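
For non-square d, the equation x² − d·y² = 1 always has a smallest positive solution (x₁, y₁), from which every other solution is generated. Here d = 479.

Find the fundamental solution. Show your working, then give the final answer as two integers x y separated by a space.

2989440 136591

[21; 1,7,1,3,2,21,2,3,1,7,1,42] for √479; ℓ=12 ⇒ convergent index 11
a_0=21:  p_0=21·1+0=21,  q_0=21·0+1=1
a_1=1:  p_1=1·21+1=22,  q_1=1·1+0=1
a_2=7:  p_2=7·22+21=175,  q_2=7·1+1=8
…
a_5=2:  p_5=2·766+197=1729,  q_5=2·35+9=79
a_6=21:  p_6=21·1729+766=37075,  q_6=21·79+35=1694
a_7=2:  p_7=2·37075+1729=75879,  q_7=2·1694+79=3467
a_8=3:  p_8=3·75879+37075=264712,  q_8=3·3467+1694=12095
…
a_10=7:  p_10=7·340591+264712=2648849,  q_10=7·15562+12095=121029
a_11=1:  p_11=1·2648849+340591=2989440,  q_11=1·121029+15562=136591
fundamental: x₁=2989440, y₁=136591  (since 8936751513600 − 479·18657101281 = 1)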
-*-*-
_TASK PROMPT_: With no line skipped, repeat the records exactly.

_SOLUTION TO THE EXERCISE_:
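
For non-square d, the equation x² − d·y² = 1 always has a smallest positive solution (x₁, y₁), from which every other solution is generated. Here d = 479.

Find the fundamental solution. Show your working, then give the final answer as two integers x y separated by a space.

2989440 136591

[21; 1,7,1,3,2,21,2,3,1,7,1,42] for √479; ℓ=12 ⇒ convergent index 11
a_0=21:  p_0=21·1+0=21,  q_0=21·0+1=1
a_1=1:  p_1=1·21+1=22,  q_1=1·1+0=1
a_2=7:  p_2=7·22+21=175,  q_2=7·1+1=8
…
a_5=2:  p_5=2·766+197=1729,  q_5=2·35+9=79
a_6=21:  p_6=21·1729+766=37075,  q_6=21·79+35=1694
a_7=2:  p_7=2·37075+1729=75879,  q_7=2·1694+79=3467
a_8=3:  p_8=3·75879+37075=264712,  q_8=3·3467+1694=12095
…
a_10=7:  p_10=7·340591+264712=2648849,  q_10=7·15562+12095=121029
a_11=1:  p_11=1·2648849+340591=2989440,  q_11=1·121029+15562=136591
fundamental: x₁=2989440, y₁=136591  (since 8936751513600 − 479·18657101281 = 1)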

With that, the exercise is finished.